▶ Required action
The records below are to be reproduced word for word.

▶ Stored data
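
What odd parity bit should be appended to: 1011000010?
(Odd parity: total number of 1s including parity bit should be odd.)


Number of 1s in data: 4
Parity bit: 1

1


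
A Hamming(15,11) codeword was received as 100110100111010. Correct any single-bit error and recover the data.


Syndrome = 4: error at position 4

Data: 01010111010 (corrected bit 4)


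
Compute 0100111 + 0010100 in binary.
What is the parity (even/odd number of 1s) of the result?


0100111 = 39
0010100 = 20
Sum = 59 = 111011
1s count = 5

odd parity (5 ones in 111011)


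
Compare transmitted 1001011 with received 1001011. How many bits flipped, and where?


XOR: 0000000

0 errors (received matches sent)


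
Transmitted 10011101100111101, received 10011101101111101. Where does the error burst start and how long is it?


XOR: 00000000001000000

Burst at position 10, length 1


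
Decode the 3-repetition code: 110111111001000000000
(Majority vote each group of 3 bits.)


Groups: 110, 111, 111, 001, 000, 000, 000
Majority votes: 1110000

1110000


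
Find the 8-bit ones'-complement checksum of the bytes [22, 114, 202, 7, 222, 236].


Sum = 803 mod 256 = 35
Complement = 220

220


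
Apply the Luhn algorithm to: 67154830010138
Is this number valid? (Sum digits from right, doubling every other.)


Luhn sum = 55
55 mod 10 = 5

Invalid (Luhn sum mod 10 = 5)


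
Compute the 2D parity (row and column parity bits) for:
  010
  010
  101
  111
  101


Row parities: 11010
Column parities: 111

Row P: 11010, Col P: 111, Corner: 1


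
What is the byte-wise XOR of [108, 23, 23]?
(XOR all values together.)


XOR chain: 108 ^ 23 ^ 23 = 108

108


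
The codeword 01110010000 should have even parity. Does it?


Number of 1s: 4

Yes, parity is correct (4 ones)


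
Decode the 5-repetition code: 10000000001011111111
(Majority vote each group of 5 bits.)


Groups: 10000, 00000, 10111, 11111
Majority votes: 0011

0011


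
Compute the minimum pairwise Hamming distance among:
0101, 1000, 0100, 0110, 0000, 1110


Comparing all pairs, minimum distance: 1
Can detect 0 errors, correct 0 errors

1


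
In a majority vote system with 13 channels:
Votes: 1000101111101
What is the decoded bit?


Ones: 8 out of 13
Threshold: 7

1 (8/13 voted 1)


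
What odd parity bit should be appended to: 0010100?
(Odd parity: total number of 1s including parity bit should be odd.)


Number of 1s in data: 2
Parity bit: 1

1


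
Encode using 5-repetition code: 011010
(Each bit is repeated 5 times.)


Each bit -> 5 copies

000001111111111000001111100000


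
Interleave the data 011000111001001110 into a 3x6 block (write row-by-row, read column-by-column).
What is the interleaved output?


Matrix:
  011000
  111001
  001110
Read columns: 010110111001001010

010110111001001010


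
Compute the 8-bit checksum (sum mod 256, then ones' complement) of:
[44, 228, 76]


Sum = 348 mod 256 = 92
Complement = 163

163


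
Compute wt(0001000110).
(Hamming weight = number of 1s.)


Counting 1s in 0001000110

3


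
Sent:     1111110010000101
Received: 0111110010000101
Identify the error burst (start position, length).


XOR: 1000000000000000

Burst at position 0, length 1


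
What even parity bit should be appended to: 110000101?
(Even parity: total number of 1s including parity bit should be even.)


Number of 1s in data: 4
Parity bit: 0

0


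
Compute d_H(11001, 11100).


XOR: 00101
Count of 1s: 2

2


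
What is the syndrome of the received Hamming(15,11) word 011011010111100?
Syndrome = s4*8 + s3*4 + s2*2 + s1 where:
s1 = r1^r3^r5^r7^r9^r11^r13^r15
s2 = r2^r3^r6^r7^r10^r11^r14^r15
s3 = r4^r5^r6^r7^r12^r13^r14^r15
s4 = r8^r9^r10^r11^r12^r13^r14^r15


s1=0, s2=1, s3=0, s4=1

Syndrome = 10 (error at position 10)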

▶ Written answer
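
What odd parity bit should be appended to: 1011000010?
(Odd parity: total number of 1s including parity bit should be odd.)


Number of 1s in data: 4
Parity bit: 1

1


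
A Hamming(15,11) codeword was received as 100110100111010. Correct any single-bit error and recover the data.


Syndrome = 4: error at position 4

Data: 01010111010 (corrected bit 4)


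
Compute 0100111 + 0010100 in binary.
What is the parity (even/odd number of 1s) of the result?


0100111 = 39
0010100 = 20
Sum = 59 = 111011
1s count = 5

odd parity (5 ones in 111011)


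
Compare transmitted 1001011 with received 1001011. How many bits flipped, and where?


XOR: 0000000

0 errors (received matches sent)


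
Transmitted 10011101100111101, received 10011101101111101. Where does the error burst start and how long is it?


XOR: 00000000001000000

Burst at position 10, length 1


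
Decode the 3-repetition code: 110111111001000000000
(Majority vote each group of 3 bits.)


Groups: 110, 111, 111, 001, 000, 000, 000
Majority votes: 1110000

1110000


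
Find the 8-bit ones'-complement checksum of the bytes [22, 114, 202, 7, 222, 236].


Sum = 803 mod 256 = 35
Complement = 220

220


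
Apply the Luhn algorithm to: 67154830010138
Is this number valid? (Sum digits from right, doubling every other.)


Luhn sum = 55
55 mod 10 = 5

Invalid (Luhn sum mod 10 = 5)


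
Compute the 2D parity (row and column parity bits) for:
  010
  010
  101
  111
  101


Row parities: 11010
Column parities: 111

Row P: 11010, Col P: 111, Corner: 1


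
What is the byte-wise XOR of [108, 23, 23]?
(XOR all values together.)


XOR chain: 108 ^ 23 ^ 23 = 108

108


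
The codeword 01110010000 should have even parity. Does it?


Number of 1s: 4

Yes, parity is correct (4 ones)


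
Decode the 5-repetition code: 10000000001011111111
(Majority vote each group of 5 bits.)


Groups: 10000, 00000, 10111, 11111
Majority votes: 0011

0011


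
Compute the minimum pairwise Hamming distance among:
0101, 1000, 0100, 0110, 0000, 1110


Comparing all pairs, minimum distance: 1
Can detect 0 errors, correct 0 errors

1


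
In a majority vote system with 13 channels:
Votes: 1000101111101
What is the decoded bit?


Ones: 8 out of 13
Threshold: 7

1 (8/13 voted 1)


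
What odd parity bit should be appended to: 0010100?
(Odd parity: total number of 1s including parity bit should be odd.)


Number of 1s in data: 2
Parity bit: 1

1


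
Encode using 5-repetition code: 011010
(Each bit is repeated 5 times.)


Each bit -> 5 copies

000001111111111000001111100000


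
Interleave the data 011000111001001110 into a 3x6 block (write row-by-row, read column-by-column).
What is the interleaved output?


Matrix:
  011000
  111001
  001110
Read columns: 010110111001001010

010110111001001010


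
Compute the 8-bit checksum (sum mod 256, then ones' complement) of:
[44, 228, 76]


Sum = 348 mod 256 = 92
Complement = 163

163


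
Compute wt(0001000110).
(Hamming weight = number of 1s.)


Counting 1s in 0001000110

3


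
Sent:     1111110010000101
Received: 0111110010000101
Identify the error burst (start position, length).


XOR: 1000000000000000

Burst at position 0, length 1


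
What even parity bit should be appended to: 110000101?
(Even parity: total number of 1s including parity bit should be even.)


Number of 1s in data: 4
Parity bit: 0

0


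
Compute d_H(11001, 11100).


XOR: 00101
Count of 1s: 2

2


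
What is the syndrome of the received Hamming(15,11) word 011011010111100?
Syndrome = s4*8 + s3*4 + s2*2 + s1 where:
s1 = r1^r3^r5^r7^r9^r11^r13^r15
s2 = r2^r3^r6^r7^r10^r11^r14^r15
s3 = r4^r5^r6^r7^r12^r13^r14^r15
s4 = r8^r9^r10^r11^r12^r13^r14^r15


s1=0, s2=1, s3=0, s4=1

Syndrome = 10 (error at position 10)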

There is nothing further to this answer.